Start of Exercise material

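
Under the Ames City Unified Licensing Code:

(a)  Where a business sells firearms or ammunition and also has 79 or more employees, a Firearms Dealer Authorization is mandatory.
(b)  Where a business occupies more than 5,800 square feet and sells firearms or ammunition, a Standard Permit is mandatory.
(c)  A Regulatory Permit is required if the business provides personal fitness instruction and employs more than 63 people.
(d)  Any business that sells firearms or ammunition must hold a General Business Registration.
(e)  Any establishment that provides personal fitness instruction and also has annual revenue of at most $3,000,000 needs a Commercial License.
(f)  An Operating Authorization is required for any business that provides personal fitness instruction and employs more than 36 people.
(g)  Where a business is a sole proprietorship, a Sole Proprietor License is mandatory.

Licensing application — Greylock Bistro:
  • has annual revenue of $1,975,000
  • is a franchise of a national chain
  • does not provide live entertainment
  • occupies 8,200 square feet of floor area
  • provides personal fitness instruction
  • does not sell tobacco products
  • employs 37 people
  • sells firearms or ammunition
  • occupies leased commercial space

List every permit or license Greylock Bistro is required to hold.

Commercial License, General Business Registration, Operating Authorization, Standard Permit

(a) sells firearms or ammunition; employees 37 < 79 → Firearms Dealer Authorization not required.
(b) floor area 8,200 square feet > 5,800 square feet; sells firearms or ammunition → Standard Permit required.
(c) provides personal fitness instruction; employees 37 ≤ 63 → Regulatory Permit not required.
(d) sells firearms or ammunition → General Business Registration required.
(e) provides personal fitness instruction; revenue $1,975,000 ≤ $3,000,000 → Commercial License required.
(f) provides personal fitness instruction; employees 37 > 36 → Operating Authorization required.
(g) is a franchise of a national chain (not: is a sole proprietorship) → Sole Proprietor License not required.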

End of Exercise material

What the exercise asks: Your answer should consist only of the lines above between the line holding "sell tobacco products" and the line holding "leased commercial space", inclusive, each transcribed exactly.

Reply to the exercise:
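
  • does not sell tobacco products
  • employs 37 people
  • sells firearms or ammunition
  • occupies leased commercial space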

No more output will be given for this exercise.